Start of Block

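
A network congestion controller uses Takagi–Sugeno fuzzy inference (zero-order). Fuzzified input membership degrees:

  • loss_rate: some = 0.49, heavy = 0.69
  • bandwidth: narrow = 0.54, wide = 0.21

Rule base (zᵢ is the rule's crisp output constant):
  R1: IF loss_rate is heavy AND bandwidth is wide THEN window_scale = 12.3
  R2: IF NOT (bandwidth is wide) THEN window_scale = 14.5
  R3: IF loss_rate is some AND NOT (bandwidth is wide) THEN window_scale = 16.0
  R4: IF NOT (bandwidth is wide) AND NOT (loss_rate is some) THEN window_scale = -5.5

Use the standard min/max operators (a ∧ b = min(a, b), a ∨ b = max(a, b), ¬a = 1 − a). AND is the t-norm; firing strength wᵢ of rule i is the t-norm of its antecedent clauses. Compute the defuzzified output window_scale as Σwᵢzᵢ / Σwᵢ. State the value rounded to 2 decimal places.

9.54

R1 (z=12.3): heavy=0.69, wide=0.21; AND[min(a, b)] → w = 0.21
R2 (z=14.5): ¬wide=1−0.21=0.79 → w = 0.79
R3 (z=16.0): some=0.49, ¬wide=1−0.21=0.79; AND[min(a, b)] → w = 0.49
R4 (z=-5.5): ¬wide=1−0.21=0.79, ¬some=1−0.49=0.51; AND[min(a, b)] → w = 0.51
Weighted average = (0.21·12.3 + 0.79·14.5 + 0.49·16.0 + 0.51·-5.5) / (0.21 + 0.79 + 0.49 + 0.51)
  = 19.0730 / 2.0000 = 9.54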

End of Block

- _What is being asked_
Set down the full listing once more, exactly as written.

- _Task output_
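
A network congestion controller uses Takagi–Sugeno fuzzy inference (zero-order). Fuzzified input membership degrees:

  • loss_rate: some = 0.49, heavy = 0.69
  • bandwidth: narrow = 0.54, wide = 0.21

Rule base (zᵢ is the rule's crisp output constant):
  R1: IF loss_rate is heavy AND bandwidth is wide THEN window_scale = 12.3
  R2: IF NOT (bandwidth is wide) THEN window_scale = 14.5
  R3: IF loss_rate is some AND NOT (bandwidth is wide) THEN window_scale = 16.0
  R4: IF NOT (bandwidth is wide) AND NOT (loss_rate is some) THEN window_scale = -5.5

Use the standard min/max operators (a ∧ b = min(a, b), a ∨ b = max(a, b), ¬a = 1 − a). AND is the t-norm; firing strength wᵢ of rule i is the t-norm of its antecedent clauses. Compute the defuzzified output window_scale as Σwᵢzᵢ / Σwᵢ. State the value rounded to 2 decimal places.

9.54

R1 (z=12.3): heavy=0.69, wide=0.21; AND[min(a, b)] → w = 0.21
R2 (z=14.5): ¬wide=1−0.21=0.79 → w = 0.79
R3 (z=16.0): some=0.49, ¬wide=1−0.21=0.79; AND[min(a, b)] → w = 0.49
R4 (z=-5.5): ¬wide=1−0.21=0.79, ¬some=1−0.49=0.51; AND[min(a, b)] → w = 0.51
Weighted average = (0.21·12.3 + 0.79·14.5 + 0.49·16.0 + 0.51·-5.5) / (0.21 + 0.79 + 0.49 + 0.51)
  = 19.0730 / 2.0000 = 9.54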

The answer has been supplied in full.